• **Problem statement**: Starting at the line that contains "A volumetric flow" in the listing below, write out every line word for word until you have written the line that contains "Q = y^-1 d c^-2 u^2.".

• **Supplied material**:
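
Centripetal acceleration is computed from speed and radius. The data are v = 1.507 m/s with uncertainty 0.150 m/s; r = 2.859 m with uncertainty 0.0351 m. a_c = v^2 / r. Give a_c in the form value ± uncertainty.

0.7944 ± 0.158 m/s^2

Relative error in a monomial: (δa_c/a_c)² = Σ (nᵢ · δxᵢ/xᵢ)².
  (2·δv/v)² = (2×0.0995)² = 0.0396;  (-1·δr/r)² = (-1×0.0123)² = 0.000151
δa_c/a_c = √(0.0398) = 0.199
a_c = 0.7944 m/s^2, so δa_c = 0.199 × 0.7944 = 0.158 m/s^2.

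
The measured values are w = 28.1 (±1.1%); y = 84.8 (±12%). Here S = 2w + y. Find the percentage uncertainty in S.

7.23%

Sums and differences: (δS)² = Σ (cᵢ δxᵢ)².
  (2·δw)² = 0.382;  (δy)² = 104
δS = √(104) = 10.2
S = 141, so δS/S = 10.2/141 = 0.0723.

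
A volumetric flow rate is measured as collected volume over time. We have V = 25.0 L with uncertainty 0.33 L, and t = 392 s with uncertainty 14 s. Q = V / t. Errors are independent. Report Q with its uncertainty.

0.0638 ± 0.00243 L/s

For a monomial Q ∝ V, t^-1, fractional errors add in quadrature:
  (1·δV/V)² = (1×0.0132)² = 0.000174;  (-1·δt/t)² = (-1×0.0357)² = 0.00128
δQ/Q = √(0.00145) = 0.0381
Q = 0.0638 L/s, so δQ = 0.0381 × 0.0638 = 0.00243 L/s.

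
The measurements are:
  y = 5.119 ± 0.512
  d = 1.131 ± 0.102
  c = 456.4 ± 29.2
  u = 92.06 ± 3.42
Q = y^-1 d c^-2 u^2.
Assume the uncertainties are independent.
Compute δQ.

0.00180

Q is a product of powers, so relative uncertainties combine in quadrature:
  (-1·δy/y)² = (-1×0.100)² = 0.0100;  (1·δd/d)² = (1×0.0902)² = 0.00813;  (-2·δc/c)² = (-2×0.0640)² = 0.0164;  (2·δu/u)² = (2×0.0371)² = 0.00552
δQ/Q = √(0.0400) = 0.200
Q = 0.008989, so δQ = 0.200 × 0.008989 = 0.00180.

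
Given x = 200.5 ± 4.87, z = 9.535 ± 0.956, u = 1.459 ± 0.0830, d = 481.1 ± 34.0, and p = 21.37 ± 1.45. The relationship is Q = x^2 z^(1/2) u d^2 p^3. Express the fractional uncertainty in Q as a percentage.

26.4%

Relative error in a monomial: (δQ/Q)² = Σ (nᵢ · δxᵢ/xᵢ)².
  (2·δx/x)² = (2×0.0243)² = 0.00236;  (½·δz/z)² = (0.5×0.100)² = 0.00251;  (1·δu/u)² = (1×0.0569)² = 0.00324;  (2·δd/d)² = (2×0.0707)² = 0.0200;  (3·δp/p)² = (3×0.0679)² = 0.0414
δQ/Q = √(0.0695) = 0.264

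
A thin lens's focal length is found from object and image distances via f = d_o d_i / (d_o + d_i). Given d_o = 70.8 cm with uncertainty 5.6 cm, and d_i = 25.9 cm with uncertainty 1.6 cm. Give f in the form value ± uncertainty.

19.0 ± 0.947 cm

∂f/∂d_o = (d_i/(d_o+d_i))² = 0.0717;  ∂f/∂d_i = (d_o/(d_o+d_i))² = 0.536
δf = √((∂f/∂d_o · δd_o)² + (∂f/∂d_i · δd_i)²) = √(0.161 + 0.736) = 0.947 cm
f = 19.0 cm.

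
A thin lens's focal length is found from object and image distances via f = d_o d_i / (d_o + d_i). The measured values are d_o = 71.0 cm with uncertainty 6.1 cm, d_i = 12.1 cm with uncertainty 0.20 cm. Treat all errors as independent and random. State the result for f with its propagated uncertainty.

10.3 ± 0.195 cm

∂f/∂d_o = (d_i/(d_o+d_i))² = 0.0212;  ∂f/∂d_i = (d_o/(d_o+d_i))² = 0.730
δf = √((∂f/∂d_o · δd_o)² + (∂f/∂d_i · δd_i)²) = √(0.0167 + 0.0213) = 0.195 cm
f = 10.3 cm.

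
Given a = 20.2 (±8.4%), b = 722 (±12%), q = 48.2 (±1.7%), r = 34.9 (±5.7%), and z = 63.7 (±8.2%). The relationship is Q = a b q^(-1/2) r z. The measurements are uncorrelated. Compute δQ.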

---

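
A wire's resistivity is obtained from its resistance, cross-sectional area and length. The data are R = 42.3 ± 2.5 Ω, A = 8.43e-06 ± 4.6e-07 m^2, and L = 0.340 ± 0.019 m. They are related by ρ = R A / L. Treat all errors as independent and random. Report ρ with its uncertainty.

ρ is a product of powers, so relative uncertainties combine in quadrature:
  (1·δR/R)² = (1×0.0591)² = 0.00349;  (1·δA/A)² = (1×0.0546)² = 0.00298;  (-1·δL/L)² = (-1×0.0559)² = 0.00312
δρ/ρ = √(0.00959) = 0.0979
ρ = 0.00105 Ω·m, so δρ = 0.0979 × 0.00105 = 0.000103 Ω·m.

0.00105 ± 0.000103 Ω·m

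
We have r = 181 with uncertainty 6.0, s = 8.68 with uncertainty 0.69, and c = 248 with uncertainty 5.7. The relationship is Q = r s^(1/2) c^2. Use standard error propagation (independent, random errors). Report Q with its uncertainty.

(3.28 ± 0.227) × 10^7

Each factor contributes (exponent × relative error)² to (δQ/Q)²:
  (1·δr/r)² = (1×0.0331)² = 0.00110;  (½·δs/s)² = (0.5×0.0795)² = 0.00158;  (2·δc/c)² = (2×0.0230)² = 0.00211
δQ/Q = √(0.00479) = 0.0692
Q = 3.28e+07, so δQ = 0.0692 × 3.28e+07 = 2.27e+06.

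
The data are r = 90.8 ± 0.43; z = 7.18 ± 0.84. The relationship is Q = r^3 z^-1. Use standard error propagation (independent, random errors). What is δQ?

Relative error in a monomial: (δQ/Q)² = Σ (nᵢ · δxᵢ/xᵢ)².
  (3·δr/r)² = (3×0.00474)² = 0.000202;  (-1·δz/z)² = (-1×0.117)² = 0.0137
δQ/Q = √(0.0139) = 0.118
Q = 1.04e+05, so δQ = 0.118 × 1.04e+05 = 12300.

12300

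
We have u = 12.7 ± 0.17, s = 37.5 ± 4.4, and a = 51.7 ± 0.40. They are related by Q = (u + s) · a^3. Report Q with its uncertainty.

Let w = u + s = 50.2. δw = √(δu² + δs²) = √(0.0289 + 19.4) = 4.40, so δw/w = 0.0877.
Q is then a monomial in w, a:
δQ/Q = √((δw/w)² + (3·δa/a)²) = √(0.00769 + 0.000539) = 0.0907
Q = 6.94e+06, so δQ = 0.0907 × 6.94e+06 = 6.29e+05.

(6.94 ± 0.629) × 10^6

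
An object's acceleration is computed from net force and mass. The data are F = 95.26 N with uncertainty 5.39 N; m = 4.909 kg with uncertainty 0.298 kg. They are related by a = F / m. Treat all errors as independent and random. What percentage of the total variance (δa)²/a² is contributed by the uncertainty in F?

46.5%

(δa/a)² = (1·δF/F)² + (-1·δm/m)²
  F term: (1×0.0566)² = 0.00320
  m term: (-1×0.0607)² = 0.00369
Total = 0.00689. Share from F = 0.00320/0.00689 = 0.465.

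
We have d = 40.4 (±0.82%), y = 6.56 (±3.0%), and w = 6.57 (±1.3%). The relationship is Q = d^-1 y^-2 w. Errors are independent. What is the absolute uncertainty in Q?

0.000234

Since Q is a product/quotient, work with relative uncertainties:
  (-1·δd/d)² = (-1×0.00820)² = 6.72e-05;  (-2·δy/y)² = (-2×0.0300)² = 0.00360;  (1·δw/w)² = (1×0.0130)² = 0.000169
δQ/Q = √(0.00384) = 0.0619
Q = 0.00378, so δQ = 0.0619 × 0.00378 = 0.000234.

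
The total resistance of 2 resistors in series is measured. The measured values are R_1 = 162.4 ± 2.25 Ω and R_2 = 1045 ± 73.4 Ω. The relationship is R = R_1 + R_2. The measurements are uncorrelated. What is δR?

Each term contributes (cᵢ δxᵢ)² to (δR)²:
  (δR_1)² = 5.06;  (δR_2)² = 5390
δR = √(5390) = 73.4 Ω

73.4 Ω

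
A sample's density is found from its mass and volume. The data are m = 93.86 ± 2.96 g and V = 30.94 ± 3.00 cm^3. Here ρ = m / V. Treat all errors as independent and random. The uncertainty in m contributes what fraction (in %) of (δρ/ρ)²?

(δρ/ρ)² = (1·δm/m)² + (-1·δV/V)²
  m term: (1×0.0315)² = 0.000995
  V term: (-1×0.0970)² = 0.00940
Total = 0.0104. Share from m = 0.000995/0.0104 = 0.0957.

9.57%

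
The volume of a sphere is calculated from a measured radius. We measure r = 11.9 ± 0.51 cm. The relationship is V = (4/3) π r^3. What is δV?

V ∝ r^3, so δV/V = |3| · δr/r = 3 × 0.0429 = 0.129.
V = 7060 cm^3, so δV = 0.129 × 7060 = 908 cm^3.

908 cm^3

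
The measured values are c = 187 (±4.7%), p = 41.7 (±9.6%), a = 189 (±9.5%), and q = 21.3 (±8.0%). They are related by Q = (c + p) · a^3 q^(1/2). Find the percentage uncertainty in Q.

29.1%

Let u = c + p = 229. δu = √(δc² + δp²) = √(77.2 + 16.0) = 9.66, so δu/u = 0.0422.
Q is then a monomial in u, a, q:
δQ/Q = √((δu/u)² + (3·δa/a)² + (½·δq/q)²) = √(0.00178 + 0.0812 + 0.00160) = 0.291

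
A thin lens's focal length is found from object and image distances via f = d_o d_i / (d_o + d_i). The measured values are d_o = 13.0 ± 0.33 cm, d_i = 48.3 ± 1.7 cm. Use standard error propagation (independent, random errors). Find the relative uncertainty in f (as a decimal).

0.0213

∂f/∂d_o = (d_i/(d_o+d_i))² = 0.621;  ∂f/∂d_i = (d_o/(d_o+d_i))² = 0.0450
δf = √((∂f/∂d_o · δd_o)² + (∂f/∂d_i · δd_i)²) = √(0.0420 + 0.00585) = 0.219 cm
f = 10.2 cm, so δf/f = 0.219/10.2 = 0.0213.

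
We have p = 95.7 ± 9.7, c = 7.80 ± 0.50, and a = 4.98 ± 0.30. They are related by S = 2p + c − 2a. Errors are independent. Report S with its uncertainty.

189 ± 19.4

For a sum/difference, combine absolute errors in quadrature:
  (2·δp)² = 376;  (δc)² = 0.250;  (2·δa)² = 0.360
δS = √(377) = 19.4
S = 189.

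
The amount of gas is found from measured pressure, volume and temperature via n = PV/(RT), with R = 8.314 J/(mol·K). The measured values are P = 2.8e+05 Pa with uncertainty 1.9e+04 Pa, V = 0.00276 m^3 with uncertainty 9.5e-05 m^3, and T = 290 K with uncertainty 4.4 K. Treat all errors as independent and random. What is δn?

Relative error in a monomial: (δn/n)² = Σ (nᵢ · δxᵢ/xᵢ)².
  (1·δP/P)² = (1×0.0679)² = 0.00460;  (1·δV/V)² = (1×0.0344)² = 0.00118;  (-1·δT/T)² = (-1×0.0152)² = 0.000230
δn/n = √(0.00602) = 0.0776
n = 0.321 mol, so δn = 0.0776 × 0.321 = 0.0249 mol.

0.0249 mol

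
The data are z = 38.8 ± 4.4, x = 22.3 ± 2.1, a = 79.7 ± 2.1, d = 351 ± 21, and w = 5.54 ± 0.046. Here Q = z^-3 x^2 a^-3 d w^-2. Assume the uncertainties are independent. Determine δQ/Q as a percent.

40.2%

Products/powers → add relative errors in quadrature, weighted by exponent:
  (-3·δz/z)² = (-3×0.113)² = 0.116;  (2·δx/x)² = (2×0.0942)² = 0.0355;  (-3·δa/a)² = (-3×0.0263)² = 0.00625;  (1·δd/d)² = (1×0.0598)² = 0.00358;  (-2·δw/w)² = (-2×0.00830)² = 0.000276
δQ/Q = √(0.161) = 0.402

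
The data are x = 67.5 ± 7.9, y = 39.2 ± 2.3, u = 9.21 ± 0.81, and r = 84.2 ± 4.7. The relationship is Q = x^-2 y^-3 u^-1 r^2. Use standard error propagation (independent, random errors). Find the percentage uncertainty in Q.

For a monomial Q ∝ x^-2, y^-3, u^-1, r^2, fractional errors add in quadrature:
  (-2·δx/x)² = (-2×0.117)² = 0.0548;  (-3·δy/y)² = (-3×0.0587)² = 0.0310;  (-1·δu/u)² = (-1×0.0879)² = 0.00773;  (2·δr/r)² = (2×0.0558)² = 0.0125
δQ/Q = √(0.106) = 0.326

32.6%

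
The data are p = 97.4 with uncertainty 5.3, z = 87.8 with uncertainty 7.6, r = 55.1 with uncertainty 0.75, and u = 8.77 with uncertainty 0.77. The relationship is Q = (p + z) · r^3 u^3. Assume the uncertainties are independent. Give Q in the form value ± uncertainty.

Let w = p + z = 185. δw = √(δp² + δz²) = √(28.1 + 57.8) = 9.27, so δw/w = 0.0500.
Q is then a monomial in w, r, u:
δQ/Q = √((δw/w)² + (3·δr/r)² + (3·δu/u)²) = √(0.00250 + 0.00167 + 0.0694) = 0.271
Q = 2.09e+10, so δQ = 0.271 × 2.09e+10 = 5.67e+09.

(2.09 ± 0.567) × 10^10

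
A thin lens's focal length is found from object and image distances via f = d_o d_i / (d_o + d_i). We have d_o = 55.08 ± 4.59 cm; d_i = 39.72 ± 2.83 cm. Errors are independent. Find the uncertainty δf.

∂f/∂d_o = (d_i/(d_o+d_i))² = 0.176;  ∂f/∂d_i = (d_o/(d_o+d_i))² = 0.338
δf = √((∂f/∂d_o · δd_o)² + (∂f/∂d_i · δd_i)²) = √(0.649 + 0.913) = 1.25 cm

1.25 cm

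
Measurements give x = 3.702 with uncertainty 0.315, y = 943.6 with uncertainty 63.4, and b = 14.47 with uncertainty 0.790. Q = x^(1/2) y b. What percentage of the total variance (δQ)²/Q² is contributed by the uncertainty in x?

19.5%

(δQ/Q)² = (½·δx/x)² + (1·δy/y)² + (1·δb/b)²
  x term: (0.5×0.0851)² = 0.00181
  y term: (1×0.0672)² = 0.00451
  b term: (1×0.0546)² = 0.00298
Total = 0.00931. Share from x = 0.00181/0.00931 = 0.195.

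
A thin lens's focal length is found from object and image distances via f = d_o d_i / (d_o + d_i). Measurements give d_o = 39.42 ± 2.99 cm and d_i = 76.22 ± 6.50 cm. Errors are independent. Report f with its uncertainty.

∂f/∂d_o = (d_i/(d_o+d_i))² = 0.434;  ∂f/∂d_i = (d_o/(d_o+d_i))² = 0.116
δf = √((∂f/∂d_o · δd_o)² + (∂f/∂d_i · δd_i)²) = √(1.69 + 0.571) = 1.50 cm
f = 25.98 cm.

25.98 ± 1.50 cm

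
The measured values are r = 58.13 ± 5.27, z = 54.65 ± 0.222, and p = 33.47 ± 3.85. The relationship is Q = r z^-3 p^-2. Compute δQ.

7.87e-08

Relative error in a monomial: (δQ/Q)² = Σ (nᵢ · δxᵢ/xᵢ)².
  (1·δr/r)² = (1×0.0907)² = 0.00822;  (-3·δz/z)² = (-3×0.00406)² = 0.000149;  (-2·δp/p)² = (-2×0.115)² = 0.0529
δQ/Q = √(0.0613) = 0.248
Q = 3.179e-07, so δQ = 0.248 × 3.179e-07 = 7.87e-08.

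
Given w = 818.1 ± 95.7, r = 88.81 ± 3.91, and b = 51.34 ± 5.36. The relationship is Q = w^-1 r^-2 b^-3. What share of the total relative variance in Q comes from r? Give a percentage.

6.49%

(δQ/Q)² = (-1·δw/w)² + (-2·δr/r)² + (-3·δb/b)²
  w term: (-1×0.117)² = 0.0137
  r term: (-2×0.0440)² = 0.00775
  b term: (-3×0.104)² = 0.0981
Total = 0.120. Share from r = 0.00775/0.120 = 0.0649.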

• **Task response**:
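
A volumetric flow rate is measured as collected volume over time. We have V = 25.0 L with uncertainty 0.33 L, and t = 392 s with uncertainty 14 s. Q = V / t. Errors are independent. Report Q with its uncertainty.

0.0638 ± 0.00243 L/s

For a monomial Q ∝ V, t^-1, fractional errors add in quadrature:
  (1·δV/V)² = (1×0.0132)² = 0.000174;  (-1·δt/t)² = (-1×0.0357)² = 0.00128
δQ/Q = √(0.00145) = 0.0381
Q = 0.0638 L/s, so δQ = 0.0381 × 0.0638 = 0.00243 L/s.

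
The measurements are:
  y = 5.119 ± 0.512
  d = 1.131 ± 0.102
  c = 456.4 ± 29.2
  u = 92.06 ± 3.42
Q = y^-1 d c^-2 u^2.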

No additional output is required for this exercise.